RECORDS FOR THE EXERCISE

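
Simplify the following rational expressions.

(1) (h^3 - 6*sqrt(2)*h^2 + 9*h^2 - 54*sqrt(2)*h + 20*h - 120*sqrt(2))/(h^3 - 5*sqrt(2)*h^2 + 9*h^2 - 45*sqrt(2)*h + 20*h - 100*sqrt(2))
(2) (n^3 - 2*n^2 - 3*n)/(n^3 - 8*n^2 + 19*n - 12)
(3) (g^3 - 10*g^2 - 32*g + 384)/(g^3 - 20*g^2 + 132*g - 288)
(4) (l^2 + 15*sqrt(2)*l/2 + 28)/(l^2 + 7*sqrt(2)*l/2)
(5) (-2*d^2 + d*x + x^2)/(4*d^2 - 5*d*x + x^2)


(1) = (h - 6*sqrt(2))/(h - 5*sqrt(2))
(2) = (n^2 + n)/(n^2 - 5*n + 4)
(3) = (g^2 - 2*g - 48)/(g^2 - 12*g + 36)
(4) = (4*l + 16*sqrt(2))/(4*l)
(5) = (2*d + x)/(-4*d + x)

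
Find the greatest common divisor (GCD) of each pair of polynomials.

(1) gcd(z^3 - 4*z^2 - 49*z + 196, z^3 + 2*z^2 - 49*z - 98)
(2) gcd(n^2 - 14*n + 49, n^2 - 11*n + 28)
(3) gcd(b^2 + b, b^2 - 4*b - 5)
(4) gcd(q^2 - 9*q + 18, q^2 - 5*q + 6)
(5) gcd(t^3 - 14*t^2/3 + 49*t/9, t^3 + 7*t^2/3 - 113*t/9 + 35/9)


(1) = gcd((z - 7)*(z - 4)*(z + 7), (z - 7)*(z + 2)*(z + 7)) = z^2 - 49
(2) = gcd((n - 7)^2, (n - 7)*(n - 4)) = n - 7
(3) = gcd(b*(b + 1), (b - 5)*(b + 1)) = b + 1
(4) = gcd((q - 6)*(q - 3), (q - 3)*(q - 2)) = q - 3
(5) = t - 7/3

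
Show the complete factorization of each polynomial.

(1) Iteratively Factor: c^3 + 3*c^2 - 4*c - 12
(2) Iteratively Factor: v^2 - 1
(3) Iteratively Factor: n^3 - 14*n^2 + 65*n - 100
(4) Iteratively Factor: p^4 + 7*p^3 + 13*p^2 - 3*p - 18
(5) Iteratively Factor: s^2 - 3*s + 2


(1) = (c + 3)*(c^2 - 4) = (c + 2)*(c + 3)*(c - 2)
(2) = (v + 1)*(v - 1)
(3) = (n - 4)*(n^2 - 10*n + 25) = (n - 5)*(n - 4)*(n - 5)
(4) = (p + 3)*(p^3 + 4*p^2 + p - 6) = (p + 2)*(p + 3)*(p^2 + 2*p - 3) = (p + 2)*(p + 3)^2*(p - 1)
(5) = (s - 2)*(s - 1)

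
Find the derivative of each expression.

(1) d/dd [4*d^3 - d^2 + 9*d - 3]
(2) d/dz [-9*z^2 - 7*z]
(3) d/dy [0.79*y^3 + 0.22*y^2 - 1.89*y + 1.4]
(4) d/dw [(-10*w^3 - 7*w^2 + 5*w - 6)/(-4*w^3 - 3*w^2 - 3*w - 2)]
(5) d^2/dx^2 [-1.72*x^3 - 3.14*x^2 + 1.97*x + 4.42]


(1) = 12*d^2 - 2*d + 9
(2) = -18*z - 7
(3) = 2.37*y^2 + 0.44*y - 1.89
(4) = 2*(w^4 + 50*w^3 + 12*w^2 - 4*w - 14)/(16*w^6 + 24*w^5 + 33*w^4 + 34*w^3 + 21*w^2 + 12*w + 4)
(5) = -10.32*x - 6.28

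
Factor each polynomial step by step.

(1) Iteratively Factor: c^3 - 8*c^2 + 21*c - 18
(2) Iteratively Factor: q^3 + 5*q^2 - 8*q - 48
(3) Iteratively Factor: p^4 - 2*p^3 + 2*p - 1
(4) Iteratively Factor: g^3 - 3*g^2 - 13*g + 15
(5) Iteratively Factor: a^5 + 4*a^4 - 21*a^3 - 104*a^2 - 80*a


(1) = (c - 2)*(c^2 - 6*c + 9) = (c - 3)*(c - 2)*(c - 3)
(2) = (q + 4)*(q^2 + q - 12) = (q - 3)*(q + 4)*(q + 4)
(3) = (p - 1)*(p^3 - p^2 - p + 1) = (p - 1)^2*(p^2 - 1) = (p - 1)^2*(p + 1)*(p - 1)
(4) = (g + 3)*(g^2 - 6*g + 5) = (g - 1)*(g + 3)*(g - 5)
(5) = (a + 4)*(a^4 - 21*a^2 - 20*a) = (a + 4)^2*(a^3 - 4*a^2 - 5*a) = a*(a + 4)^2*(a^2 - 4*a - 5) = a*(a - 5)*(a + 4)^2*(a + 1)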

TASK OBJECTIVE
Count every line above that holds the string "Find" and give the total, nothing more.

OUTPUT FOR THIS EXERCISE
2